> WORK TO COMPLETE
Write out the records below word for word, please.

= = =

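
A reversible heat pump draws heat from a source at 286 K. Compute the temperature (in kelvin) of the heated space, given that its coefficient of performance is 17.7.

T_H ≈ 303.1 K

COP_HP = T_H/(T_H − T_C) ⇒ T_H = T_C·COP_HP/(COP_HP − 1) = 286.00 × 17.7/(17.7 − 1) = 303.1 K.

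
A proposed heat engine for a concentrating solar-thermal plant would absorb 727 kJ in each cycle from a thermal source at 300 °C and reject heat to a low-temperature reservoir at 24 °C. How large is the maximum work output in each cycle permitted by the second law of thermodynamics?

T_H = 300 °C → 300 + 273.15 = 573.15 K.
T_C = 24 °C → 24 + 273.15 = 297.15 K.
The upper bound on efficiency is η_max = 1 − T_C/T_H = 1 − 297.15/573.15 = 0.4815.
W_max = η_max · Q_H = 0.4815 × 727 = 350 kJ.

W_max ≈ 350 kJ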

= = =

> RESULT
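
A reversible heat pump draws heat from a source at 286 K. Compute the temperature (in kelvin) of the heated space, given that its coefficient of performance is 17.7.

T_H ≈ 303.1 K

COP_HP = T_H/(T_H − T_C) ⇒ T_H = T_C·COP_HP/(COP_HP − 1) = 286.00 × 17.7/(17.7 − 1) = 303.1 K.

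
A proposed heat engine for a concentrating solar-thermal plant would absorb 727 kJ in each cycle from a thermal source at 300 °C and reject heat to a low-temperature reservoir at 24 °C. How large is the maximum work output in each cycle permitted by the second law of thermodynamics?

T_H = 300 °C → 300 + 273.15 = 573.15 K.
T_C = 24 °C → 24 + 273.15 = 297.15 K.
The upper bound on efficiency is η_max = 1 − T_C/T_H = 1 − 297.15/573.15 = 0.4815.
W_max = η_max · Q_H = 0.4815 × 727 = 350 kJ.

W_max ≈ 350 kJ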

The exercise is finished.